Filter the listing so that only lines with the word "full" remain.
+---+
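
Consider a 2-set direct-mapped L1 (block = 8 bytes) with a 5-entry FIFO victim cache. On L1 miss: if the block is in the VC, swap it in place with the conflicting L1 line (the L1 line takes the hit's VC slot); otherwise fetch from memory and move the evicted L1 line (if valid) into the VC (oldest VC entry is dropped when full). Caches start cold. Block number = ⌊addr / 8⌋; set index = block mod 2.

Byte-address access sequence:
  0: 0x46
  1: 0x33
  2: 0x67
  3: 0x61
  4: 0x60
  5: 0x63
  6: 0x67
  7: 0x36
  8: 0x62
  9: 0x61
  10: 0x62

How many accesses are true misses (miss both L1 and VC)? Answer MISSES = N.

MISSES = 3

0: 0x46 (blk 8, set 0) → MISS  vc=[]
1: 0x33 (blk 6, set 0) → MISS  vc=[8]
2: 0x67 (blk 12, set 0) → MISS  vc=[8, 6]
3: 0x61 (blk 12, set 0) → L1-HIT  vc=[8, 6]
4: 0x60 (blk 12, set 0) → L1-HIT  vc=[8, 6]
5: 0x63 (blk 12, set 0) → L1-HIT  vc=[8, 6]
6: 0x67 (blk 12, set 0) → L1-HIT  vc=[8, 6]
7: 0x36 (blk 6, set 0) → VC-HIT  vc=[8, 12]
8: 0x62 (blk 12, set 0) → VC-HIT  vc=[8, 6]
9: 0x61 (blk 12, set 0) → L1-HIT  vc=[8, 6]
10: 0x62 (blk 12, set 0) → L1-HIT  vc=[8, 6]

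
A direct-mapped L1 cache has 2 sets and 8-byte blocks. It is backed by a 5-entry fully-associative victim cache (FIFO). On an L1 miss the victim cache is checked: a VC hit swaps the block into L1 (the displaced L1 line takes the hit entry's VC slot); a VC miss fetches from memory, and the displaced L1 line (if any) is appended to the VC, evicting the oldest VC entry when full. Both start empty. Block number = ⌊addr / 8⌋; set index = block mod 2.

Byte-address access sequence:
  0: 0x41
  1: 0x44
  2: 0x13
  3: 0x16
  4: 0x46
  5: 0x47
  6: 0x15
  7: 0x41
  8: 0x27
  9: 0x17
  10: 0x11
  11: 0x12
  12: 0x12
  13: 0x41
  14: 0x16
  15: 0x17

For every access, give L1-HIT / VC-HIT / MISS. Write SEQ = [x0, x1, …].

0: 0x41 (blk 8, set 0) → MISS  vc=[]
1: 0x44 (blk 8, set 0) → L1-HIT  vc=[]
2: 0x13 (blk 2, set 0) → MISS  vc=[8]
3: 0x16 (blk 2, set 0) → L1-HIT  vc=[8]
4: 0x46 (blk 8, set 0) → VC-HIT  vc=[2]
5: 0x47 (blk 8, set 0) → L1-HIT  vc=[2]
6: 0x15 (blk 2, set 0) → VC-HIT  vc=[8]
7: 0x41 (blk 8, set 0) → VC-HIT  vc=[2]
8: 0x27 (blk 4, set 0) → MISS  vc=[2, 8]
9: 0x17 (blk 2, set 0) → VC-HIT  vc=[4, 8]
10: 0x11 (blk 2, set 0) → L1-HIT  vc=[4, 8]
11: 0x12 (blk 2, set 0) → L1-HIT  vc=[4, 8]
12: 0x12 (blk 2, set 0) → L1-HIT  vc=[4, 8]
13: 0x41 (blk 8, set 0) → VC-HIT  vc=[4, 2]
14: 0x16 (blk 2, set 0) → VC-HIT  vc=[4, 8]
15: 0x17 (blk 2, set 0) → L1-HIT  vc=[4, 8]

SEQ = [MISS, L1-HIT, MISS, L1-HIT, VC-HIT, L1-HIT, VC-HIT, VC-HIT, MISS, VC-HIT, L1-HIT, L1-HIT, L1-HIT, VC-HIT, VC-HIT, L1-HIT]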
+---+
> RESULT FOR THIS EXERCISE
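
Consider a 2-set direct-mapped L1 (block = 8 bytes) with a 5-entry FIFO victim cache. On L1 miss: if the block is in the VC, swap it in place with the conflicting L1 line (the L1 line takes the hit's VC slot); otherwise fetch from memory and move the evicted L1 line (if valid) into the VC (oldest VC entry is dropped when full). Caches start cold. Block number = ⌊addr / 8⌋; set index = block mod 2.
A direct-mapped L1 cache has 2 sets and 8-byte blocks. It is backed by a 5-entry fully-associative victim cache (FIFO). On an L1 miss the victim cache is checked: a VC hit swaps the block into L1 (the displaced L1 line takes the hit entry's VC slot); a VC miss fetches from memory, and the displaced L1 line (if any) is appended to the VC, evicting the oldest VC entry when full. Both start empty. Block number = ⌊addr / 8⌋; set index = block mod 2.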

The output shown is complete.